### Task requirements
Consider the data that follows and state how many lines contain the string "exponent", using the number alone.

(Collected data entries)
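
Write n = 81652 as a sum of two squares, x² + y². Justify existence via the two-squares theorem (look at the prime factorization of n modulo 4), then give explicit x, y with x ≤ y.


Step 1: Factor n = 81652 = 2^2 · 137 · 149.
Step 2: Check the mod-4 condition on each prime factor: 2 = 2 (special); 137 ≡ 1 (mod 4), exponent 1; 149 ≡ 1 (mod 4), exponent 1.
All primes ≡ 3 (mod 4) appear to even exponent (or don't appear), so by the two-squares theorem n IS expressible as a sum of two squares.
Step 3: Build a representation. Group n = k² · m with k = 2 and m = 137 · 149 = 20413 (a product of primes ≡ 1 (mod 4)); a representation of m scales to one of n via (k·x)² + (k·y)² = k²(x² + y²). Each prime p ≡ 1 (mod 4) is itself a sum of two squares; find a² by testing p − a² for a perfect square:
  137: 137 − 1² = 136, 137 − 2² = 133, 137 − 3² = 128, 137 − 4² = 121 = 11² ⇒ 137 = 4² + 11².
  149: 149 − 1² = 148, 149 − 2² = 145, 149 − 3² = 140, 149 − 4² = 133, 149 − 5² = 124, 149 − 6² = 113, 149 − 7² = 100 = 10² ⇒ 149 = 7² + 10².
  Combine using the Brahmagupta–Fibonacci identity (a² + b²)(c² + d²) = (ac − bd)² + (ad + bc)² = (ac + bd)² + (ad − bc)²:
  137 · 149 = 20413: from (4² + 11²)(7² + 10²), take (4·7 − 11·10, 4·10 + 11·7) = (28 − 110, 40 + 77) = (-82, 117); dropping signs (only squares matter) gives (82, 117); check 82² + 117² = 6724 + 13689 = 20413 ✓.
  Scale by k = 2: (2·82, 2·117) = (164, 234).
Step 4: Order so x ≤ y and verify: 164² + 234² = 26896 + 54756 = 81652 = n. ✓

n = 81652 = 164² + 234² (one valid representation with x ≤ y).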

### Solution to the exercise
2